◆ Task to carry out
Search the data for the string "corners" and extract every line where it appears.

Saved entries:

+++

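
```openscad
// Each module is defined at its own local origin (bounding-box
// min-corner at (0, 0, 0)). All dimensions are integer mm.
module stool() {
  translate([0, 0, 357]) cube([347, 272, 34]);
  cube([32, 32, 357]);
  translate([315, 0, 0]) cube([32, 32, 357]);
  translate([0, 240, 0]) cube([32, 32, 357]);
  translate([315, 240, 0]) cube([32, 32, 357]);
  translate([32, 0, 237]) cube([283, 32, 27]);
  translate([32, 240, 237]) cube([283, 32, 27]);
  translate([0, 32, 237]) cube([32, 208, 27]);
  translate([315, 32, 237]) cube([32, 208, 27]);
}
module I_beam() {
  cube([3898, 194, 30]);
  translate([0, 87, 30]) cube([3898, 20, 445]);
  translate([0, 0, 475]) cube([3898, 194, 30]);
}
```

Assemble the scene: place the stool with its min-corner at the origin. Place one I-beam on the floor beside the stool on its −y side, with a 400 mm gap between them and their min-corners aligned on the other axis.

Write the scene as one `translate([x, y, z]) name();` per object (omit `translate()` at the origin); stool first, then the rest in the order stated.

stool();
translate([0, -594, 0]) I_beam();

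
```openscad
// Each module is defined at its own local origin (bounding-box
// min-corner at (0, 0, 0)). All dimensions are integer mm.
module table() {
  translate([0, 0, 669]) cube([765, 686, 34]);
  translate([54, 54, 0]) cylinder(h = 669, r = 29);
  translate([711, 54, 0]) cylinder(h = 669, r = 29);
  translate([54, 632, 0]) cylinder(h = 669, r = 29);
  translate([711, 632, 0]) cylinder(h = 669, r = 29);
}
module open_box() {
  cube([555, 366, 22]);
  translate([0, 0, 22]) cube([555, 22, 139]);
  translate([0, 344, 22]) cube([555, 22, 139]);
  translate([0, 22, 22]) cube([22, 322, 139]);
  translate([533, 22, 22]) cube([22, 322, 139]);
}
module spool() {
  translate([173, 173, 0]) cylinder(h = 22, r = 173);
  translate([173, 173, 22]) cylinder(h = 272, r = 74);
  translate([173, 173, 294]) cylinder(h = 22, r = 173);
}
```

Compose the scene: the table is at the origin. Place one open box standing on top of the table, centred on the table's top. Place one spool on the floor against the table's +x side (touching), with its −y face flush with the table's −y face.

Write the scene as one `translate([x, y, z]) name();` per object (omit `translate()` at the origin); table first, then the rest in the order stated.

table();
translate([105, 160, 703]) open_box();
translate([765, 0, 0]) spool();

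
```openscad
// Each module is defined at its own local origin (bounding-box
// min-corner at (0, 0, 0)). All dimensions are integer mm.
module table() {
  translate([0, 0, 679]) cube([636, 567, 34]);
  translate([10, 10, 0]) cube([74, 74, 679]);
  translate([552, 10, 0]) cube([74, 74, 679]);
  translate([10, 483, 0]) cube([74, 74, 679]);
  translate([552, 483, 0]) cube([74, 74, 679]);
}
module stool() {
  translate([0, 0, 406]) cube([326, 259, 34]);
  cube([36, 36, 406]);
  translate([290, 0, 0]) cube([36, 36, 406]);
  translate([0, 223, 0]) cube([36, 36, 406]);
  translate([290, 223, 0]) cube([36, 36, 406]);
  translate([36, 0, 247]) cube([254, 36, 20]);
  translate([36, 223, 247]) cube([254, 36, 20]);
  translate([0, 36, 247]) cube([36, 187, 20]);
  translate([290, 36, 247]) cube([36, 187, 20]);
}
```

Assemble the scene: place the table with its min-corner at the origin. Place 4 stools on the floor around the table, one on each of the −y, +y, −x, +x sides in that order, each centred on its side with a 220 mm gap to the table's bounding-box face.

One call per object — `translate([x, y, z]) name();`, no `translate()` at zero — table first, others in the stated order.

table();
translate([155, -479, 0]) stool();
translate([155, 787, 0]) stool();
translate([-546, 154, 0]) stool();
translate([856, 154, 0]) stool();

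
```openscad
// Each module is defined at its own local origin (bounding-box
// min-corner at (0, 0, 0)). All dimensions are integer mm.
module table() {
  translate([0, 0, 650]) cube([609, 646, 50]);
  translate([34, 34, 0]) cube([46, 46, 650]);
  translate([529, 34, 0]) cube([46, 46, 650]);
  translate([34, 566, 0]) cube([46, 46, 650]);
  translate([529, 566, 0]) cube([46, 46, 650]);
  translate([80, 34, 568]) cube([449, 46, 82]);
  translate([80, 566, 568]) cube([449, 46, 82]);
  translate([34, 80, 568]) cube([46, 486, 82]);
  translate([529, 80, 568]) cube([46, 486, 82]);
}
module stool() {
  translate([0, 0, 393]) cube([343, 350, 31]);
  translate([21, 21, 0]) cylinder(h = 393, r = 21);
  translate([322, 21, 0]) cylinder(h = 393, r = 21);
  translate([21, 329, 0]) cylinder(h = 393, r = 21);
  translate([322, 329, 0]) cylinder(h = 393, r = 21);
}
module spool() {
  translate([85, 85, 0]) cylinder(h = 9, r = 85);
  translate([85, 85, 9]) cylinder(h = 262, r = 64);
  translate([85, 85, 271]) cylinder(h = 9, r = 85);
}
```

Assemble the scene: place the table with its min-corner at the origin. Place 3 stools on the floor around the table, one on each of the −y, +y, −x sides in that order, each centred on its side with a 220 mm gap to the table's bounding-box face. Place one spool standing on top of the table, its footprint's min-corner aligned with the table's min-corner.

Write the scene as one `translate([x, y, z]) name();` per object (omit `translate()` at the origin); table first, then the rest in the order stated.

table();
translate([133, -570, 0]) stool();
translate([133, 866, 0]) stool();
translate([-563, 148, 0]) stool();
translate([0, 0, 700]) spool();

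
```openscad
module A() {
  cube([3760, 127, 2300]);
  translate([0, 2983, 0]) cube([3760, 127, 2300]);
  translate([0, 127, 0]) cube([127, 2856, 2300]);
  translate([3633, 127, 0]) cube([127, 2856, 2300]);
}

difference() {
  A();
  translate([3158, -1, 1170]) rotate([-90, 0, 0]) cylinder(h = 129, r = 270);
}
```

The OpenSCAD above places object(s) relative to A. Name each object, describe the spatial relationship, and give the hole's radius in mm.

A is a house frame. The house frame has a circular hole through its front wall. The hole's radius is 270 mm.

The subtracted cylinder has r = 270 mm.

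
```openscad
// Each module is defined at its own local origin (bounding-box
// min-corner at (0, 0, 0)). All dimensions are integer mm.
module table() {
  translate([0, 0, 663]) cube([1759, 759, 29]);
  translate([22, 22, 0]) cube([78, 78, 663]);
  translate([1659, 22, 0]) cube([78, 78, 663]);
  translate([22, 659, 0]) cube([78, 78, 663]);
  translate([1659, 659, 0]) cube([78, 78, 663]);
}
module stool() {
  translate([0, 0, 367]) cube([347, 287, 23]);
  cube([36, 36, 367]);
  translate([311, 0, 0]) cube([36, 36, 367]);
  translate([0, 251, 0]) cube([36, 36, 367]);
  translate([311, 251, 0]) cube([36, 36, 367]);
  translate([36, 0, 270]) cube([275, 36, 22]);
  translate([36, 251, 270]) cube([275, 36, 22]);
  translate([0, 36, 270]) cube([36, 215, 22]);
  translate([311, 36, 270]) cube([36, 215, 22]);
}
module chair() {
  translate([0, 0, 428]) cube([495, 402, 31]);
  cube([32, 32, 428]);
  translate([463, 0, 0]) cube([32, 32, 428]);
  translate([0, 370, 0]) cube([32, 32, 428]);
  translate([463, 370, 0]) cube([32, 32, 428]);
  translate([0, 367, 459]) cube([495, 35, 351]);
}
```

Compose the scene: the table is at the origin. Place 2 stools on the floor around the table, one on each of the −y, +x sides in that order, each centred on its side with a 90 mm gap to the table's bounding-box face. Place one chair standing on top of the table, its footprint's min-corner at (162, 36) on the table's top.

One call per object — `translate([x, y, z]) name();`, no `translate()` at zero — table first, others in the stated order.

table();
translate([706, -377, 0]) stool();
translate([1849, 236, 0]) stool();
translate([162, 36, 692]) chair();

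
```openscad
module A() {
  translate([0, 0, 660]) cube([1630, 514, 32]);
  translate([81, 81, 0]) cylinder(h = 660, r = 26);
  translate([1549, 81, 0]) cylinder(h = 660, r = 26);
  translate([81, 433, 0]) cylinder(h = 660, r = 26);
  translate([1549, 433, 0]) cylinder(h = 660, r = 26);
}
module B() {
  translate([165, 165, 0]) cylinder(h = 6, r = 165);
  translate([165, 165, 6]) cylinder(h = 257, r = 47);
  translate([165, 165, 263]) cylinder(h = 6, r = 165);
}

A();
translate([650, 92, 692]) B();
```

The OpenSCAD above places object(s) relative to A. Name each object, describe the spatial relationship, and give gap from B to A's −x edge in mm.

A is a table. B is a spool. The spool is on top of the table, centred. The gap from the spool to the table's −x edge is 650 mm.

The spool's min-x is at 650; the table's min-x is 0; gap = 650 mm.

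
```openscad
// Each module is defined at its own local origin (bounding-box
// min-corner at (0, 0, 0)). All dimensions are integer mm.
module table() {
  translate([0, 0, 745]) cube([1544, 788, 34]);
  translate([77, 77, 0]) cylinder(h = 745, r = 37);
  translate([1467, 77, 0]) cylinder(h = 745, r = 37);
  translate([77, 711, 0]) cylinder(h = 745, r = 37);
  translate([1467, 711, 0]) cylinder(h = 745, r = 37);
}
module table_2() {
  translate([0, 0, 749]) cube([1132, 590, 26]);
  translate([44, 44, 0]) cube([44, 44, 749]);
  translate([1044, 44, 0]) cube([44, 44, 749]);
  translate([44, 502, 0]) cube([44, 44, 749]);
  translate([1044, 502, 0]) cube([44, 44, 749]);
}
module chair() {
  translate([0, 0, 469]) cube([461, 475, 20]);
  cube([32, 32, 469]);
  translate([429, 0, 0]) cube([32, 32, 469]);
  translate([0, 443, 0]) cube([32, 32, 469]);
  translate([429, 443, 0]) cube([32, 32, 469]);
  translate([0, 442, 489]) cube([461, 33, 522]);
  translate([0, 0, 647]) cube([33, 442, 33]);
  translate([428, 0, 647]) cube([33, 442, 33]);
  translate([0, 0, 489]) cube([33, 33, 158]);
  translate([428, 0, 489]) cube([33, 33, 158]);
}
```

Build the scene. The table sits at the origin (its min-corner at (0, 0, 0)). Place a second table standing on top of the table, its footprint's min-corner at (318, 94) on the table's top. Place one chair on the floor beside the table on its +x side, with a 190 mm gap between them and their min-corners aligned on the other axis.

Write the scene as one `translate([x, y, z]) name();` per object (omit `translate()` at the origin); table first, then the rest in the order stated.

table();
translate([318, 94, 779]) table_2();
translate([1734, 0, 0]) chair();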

+++

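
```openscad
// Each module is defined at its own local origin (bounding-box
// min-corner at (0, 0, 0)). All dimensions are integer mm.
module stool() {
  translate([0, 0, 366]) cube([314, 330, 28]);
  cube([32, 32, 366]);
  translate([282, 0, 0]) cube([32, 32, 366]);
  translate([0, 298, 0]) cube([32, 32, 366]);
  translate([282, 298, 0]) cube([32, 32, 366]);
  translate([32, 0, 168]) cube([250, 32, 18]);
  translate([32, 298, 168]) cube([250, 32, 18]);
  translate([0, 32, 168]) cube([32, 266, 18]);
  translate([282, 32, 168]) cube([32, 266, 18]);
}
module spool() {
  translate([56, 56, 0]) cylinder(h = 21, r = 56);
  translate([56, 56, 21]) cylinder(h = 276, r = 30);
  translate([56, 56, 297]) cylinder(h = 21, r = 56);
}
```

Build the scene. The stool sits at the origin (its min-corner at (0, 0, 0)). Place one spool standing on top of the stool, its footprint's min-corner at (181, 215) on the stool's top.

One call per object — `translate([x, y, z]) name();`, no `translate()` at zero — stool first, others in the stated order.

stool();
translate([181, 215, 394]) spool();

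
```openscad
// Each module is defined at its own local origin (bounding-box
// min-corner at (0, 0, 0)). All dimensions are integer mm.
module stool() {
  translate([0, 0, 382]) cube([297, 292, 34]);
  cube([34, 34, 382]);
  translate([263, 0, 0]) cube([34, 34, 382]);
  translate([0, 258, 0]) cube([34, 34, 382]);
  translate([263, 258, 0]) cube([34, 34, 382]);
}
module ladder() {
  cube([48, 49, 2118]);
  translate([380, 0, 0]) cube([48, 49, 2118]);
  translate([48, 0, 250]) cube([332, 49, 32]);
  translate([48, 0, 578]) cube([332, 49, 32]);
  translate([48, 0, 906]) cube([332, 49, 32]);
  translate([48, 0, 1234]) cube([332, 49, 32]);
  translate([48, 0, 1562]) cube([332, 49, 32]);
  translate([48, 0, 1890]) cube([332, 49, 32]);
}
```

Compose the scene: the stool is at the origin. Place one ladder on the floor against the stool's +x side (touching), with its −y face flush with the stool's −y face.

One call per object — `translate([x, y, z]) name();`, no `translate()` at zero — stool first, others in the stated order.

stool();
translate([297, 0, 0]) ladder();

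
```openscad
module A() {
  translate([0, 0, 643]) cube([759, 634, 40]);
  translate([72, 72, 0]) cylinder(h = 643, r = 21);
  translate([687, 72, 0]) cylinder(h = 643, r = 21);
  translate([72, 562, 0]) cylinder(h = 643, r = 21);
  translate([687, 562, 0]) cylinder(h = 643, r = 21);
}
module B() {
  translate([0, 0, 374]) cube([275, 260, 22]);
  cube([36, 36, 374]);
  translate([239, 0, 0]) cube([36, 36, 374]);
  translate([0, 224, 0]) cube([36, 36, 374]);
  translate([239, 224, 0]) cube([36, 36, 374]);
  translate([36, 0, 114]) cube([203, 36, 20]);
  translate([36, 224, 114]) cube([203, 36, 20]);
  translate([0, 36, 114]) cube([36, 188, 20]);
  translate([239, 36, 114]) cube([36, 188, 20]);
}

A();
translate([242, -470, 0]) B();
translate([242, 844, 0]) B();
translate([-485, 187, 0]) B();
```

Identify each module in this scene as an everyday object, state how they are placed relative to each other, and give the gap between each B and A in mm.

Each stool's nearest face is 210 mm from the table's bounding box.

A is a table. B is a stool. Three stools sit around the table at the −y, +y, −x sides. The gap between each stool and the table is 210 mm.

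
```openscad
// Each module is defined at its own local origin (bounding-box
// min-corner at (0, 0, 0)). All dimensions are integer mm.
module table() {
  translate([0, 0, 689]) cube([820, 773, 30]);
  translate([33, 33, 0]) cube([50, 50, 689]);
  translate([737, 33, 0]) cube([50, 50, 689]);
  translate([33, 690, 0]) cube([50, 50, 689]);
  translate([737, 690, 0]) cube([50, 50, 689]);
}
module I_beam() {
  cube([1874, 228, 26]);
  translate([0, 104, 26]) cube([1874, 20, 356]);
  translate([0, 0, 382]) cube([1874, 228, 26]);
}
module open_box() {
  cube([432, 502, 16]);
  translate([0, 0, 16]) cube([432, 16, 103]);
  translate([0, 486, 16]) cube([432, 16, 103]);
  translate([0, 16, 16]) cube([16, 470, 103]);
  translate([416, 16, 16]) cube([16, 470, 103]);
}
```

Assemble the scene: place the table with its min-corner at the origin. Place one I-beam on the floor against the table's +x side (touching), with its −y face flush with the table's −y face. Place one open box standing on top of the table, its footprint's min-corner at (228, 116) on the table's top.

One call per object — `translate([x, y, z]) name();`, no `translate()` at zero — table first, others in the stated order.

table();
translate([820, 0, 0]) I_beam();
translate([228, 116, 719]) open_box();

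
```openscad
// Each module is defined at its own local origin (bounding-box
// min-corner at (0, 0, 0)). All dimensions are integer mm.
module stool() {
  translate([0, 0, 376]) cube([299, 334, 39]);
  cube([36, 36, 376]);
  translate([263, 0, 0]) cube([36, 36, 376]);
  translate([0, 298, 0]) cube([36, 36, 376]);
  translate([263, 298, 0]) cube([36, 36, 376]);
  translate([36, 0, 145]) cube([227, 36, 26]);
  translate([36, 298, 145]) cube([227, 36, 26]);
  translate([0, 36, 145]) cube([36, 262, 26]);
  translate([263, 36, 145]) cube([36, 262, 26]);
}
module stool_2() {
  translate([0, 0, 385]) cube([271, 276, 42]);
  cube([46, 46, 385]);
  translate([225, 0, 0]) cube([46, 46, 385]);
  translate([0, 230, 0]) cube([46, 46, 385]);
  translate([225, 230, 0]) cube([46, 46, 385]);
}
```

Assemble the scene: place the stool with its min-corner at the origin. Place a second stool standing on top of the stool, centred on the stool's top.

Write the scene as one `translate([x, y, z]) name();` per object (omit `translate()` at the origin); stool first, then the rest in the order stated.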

+++

◆ Output
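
Assemble the scene: place the stool with its min-corner at the origin. Place one I-beam on the floor beside the stool on its −y side, with a 400 mm gap between them and their min-corners aligned on the other axis.
Build the scene. The table sits at the origin (its min-corner at (0, 0, 0)). Place a second table standing on top of the table, its footprint's min-corner at (318, 94) on the table's top. Place one chair on the floor beside the table on its +x side, with a 190 mm gap between them and their min-corners aligned on the other axis.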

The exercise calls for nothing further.